* ASSIGNED TASK
Every line of the data below is to be retyped exactly.

[Items from a dataset]
◇ ◇ ◇ ◇ ◇ ◇ ◇

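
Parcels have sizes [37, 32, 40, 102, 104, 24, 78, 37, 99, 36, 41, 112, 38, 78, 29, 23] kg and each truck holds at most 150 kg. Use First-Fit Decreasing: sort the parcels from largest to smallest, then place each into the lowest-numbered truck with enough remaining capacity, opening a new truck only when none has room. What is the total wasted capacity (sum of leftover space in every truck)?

Sorted descending: 112, 104, 102, 99, 78, 78, 41, 40, 38, 37, 37, 36, 32, 29, 24, 23.
112 kg → truck 1 (remaining 38 kg)
104 kg → truck 2 (remaining 46 kg)
102 kg → truck 3 (remaining 48 kg)
99 kg → truck 4 (remaining 51 kg)
78 kg → truck 5 (remaining 72 kg)
78 kg → truck 6 (remaining 72 kg)
41 kg → truck 2 (remaining 5 kg)
40 kg → truck 3 (remaining 8 kg)
38 kg → truck 1 (remaining 0 kg)
37 kg → truck 4 (remaining 14 kg)
37 kg → truck 5 (remaining 35 kg)
36 kg → truck 6 (remaining 36 kg)
32 kg → truck 5 (remaining 3 kg)
29 kg → truck 6 (remaining 7 kg)
24 kg → truck 7 (remaining 126 kg)
23 kg → truck 7 (remaining 103 kg)
7 trucks × 150 kg = 1050 kg; used 910 kg; unused 140 kg.

140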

◇ ◇ ◇ ◇ ◇ ◇ ◇

* RESULT OF THIS TASK
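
Parcels have sizes [37, 32, 40, 102, 104, 24, 78, 37, 99, 36, 41, 112, 38, 78, 29, 23] kg and each truck holds at most 150 kg. Use First-Fit Decreasing: sort the parcels from largest to smallest, then place each into the lowest-numbered truck with enough remaining capacity, opening a new truck only when none has room. What is the total wasted capacity (sum of leftover space in every truck)?

Sorted descending: 112, 104, 102, 99, 78, 78, 41, 40, 38, 37, 37, 36, 32, 29, 24, 23.
112 kg → truck 1 (remaining 38 kg)
104 kg → truck 2 (remaining 46 kg)
102 kg → truck 3 (remaining 48 kg)
99 kg → truck 4 (remaining 51 kg)
78 kg → truck 5 (remaining 72 kg)
78 kg → truck 6 (remaining 72 kg)
41 kg → truck 2 (remaining 5 kg)
40 kg → truck 3 (remaining 8 kg)
38 kg → truck 1 (remaining 0 kg)
37 kg → truck 4 (remaining 14 kg)
37 kg → truck 5 (remaining 35 kg)
36 kg → truck 6 (remaining 36 kg)
32 kg → truck 5 (remaining 3 kg)
29 kg → truck 6 (remaining 7 kg)
24 kg → truck 7 (remaining 126 kg)
23 kg → truck 7 (remaining 103 kg)
7 trucks × 150 kg = 1050 kg; used 910 kg; unused 140 kg.

140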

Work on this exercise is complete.